§ **What you will do**:
Below are the entries to retype; reproduce each one exactly.

§ **Data extracts**:
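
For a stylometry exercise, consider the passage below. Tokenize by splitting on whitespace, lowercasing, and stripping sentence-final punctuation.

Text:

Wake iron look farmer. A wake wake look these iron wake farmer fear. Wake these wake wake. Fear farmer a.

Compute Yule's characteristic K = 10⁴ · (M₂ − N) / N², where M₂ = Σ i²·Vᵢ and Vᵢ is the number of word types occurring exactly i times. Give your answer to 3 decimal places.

Frequencies: wake:7, farmer:3, iron:2, look:2, a:2, these:2, fear:2
N = 20. Frequency spectrum: V_2=5, V_3=1, V_7=1
M₂ = 2²·5 + 3²·1 + 7²·1 = 78
K = 10000 × (78 − 20) / 20² = 1450.000

1450.000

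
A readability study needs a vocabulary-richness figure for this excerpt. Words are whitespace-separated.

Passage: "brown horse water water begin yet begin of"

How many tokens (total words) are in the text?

8

Tokens: brown, horse, water, water, begin, yet, begin, of
N = 8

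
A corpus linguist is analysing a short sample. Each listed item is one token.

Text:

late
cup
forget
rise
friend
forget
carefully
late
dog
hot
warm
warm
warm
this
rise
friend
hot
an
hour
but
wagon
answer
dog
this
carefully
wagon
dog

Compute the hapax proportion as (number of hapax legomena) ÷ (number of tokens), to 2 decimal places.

Frequencies: dog:3, warm:3, late:2, forget:2, rise:2, friend:2, carefully:2, hot:2, this:2, wagon:2, cup:1, an:1, hour:1, but:1, answer:1
Hapax count = 5; token count = 27.
Ratio = 5 / 27 = 0.19

0.19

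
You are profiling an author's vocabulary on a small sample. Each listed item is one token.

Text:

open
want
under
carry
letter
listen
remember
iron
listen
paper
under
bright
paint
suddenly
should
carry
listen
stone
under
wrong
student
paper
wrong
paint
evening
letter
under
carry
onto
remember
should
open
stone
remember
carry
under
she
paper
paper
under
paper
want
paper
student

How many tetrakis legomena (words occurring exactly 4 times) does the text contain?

Frequencies: under:6, paper:6, carry:4, listen:3, remember:3, open:2, want:2, letter:2, paint:2, should:2, stone:2, wrong:2, student:2, iron:1, bright:1, suddenly:1, evening:1, onto:1, she:1
Words with frequency 4: carry

1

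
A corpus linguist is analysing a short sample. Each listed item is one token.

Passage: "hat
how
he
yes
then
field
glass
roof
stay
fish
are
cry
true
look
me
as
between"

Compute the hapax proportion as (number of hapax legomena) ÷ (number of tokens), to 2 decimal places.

Frequencies: hat:1, how:1, he:1, yes:1, then:1, field:1, glass:1, roof:1, stay:1, fish:1, are:1, cry:1, true:1, look:1, me:1, as:1, between:1
Hapax count = 17; token count = 17.
Ratio = 17 / 17 = 1.00

1.00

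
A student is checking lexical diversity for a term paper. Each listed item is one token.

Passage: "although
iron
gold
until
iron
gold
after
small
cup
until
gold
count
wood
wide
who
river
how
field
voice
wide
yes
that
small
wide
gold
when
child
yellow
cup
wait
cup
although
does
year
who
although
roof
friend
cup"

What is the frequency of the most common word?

4

Frequencies: gold:4, cup:4, although:3, wide:3, iron:2, until:2, small:2, who:2, after:1, count:1, wood:1, river:1, how:1, field:1, voice:1, yes:1, that:1, when:1, child:1, yellow:1, … (5 more, each freq 1)
Most common: 'gold' with frequency 4.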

§ **Result of this exercise**:
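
For a stylometry exercise, consider the passage below. Tokenize by splitting on whitespace, lowercasing, and stripping sentence-final punctuation.

Text:

Wake iron look farmer. A wake wake look these iron wake farmer fear. Wake these wake wake. Fear farmer a.

Compute Yule's characteristic K = 10⁴ · (M₂ − N) / N², where M₂ = Σ i²·Vᵢ and Vᵢ is the number of word types occurring exactly i times. Give your answer to 3 decimal places.

Frequencies: wake:7, farmer:3, iron:2, look:2, a:2, these:2, fear:2
N = 20. Frequency spectrum: V_2=5, V_3=1, V_7=1
M₂ = 2²·5 + 3²·1 + 7²·1 = 78
K = 10000 × (78 − 20) / 20² = 1450.000

1450.000

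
A readability study needs a vocabulary-richness figure for this excerpt. Words are whitespace-separated.

Passage: "brown horse water water begin yet begin of"

How many tokens (total words) are in the text?

8

Tokens: brown, horse, water, water, begin, yet, begin, of
N = 8

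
A corpus linguist is analysing a short sample. Each listed item is one token.

Text:

late
cup
forget
rise
friend
forget
carefully
late
dog
hot
warm
warm
warm
this
rise
friend
hot
an
hour
but
wagon
answer
dog
this
carefully
wagon
dog

Compute the hapax proportion as (number of hapax legomena) ÷ (number of tokens), to 2 decimal places.

Frequencies: dog:3, warm:3, late:2, forget:2, rise:2, friend:2, carefully:2, hot:2, this:2, wagon:2, cup:1, an:1, hour:1, but:1, answer:1
Hapax count = 5; token count = 27.
Ratio = 5 / 27 = 0.19

0.19

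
You are profiling an author's vocabulary on a small sample. Each listed item is one token.

Text:

open
want
under
carry
letter
listen
remember
iron
listen
paper
under
bright
paint
suddenly
should
carry
listen
stone
under
wrong
student
paper
wrong
paint
evening
letter
under
carry
onto
remember
should
open
stone
remember
carry
under
she
paper
paper
under
paper
want
paper
student

How many tetrakis legomena (words occurring exactly 4 times) does the text contain?

Frequencies: under:6, paper:6, carry:4, listen:3, remember:3, open:2, want:2, letter:2, paint:2, should:2, stone:2, wrong:2, student:2, iron:1, bright:1, suddenly:1, evening:1, onto:1, she:1
Words with frequency 4: carry

1

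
A corpus linguist is analysing a short sample. Each listed item is one token.

Passage: "hat
how
he
yes
then
field
glass
roof
stay
fish
are
cry
true
look
me
as
between"

Compute the hapax proportion as (number of hapax legomena) ÷ (number of tokens), to 2 decimal places.

Frequencies: hat:1, how:1, he:1, yes:1, then:1, field:1, glass:1, roof:1, stay:1, fish:1, are:1, cry:1, true:1, look:1, me:1, as:1, between:1
Hapax count = 17; token count = 17.
Ratio = 17 / 17 = 1.00

1.00

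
A student is checking lexical diversity for a term paper. Each listed item is one token.

Passage: "although
iron
gold
until
iron
gold
after
small
cup
until
gold
count
wood
wide
who
river
how
field
voice
wide
yes
that
small
wide
gold
when
child
yellow
cup
wait
cup
although
does
year
who
although
roof
friend
cup"

What is the frequency of the most common word?

4

Frequencies: gold:4, cup:4, although:3, wide:3, iron:2, until:2, small:2, who:2, after:1, count:1, wood:1, river:1, how:1, field:1, voice:1, yes:1, that:1, when:1, child:1, yellow:1, … (5 more, each freq 1)
Most common: 'gold' with frequency 4.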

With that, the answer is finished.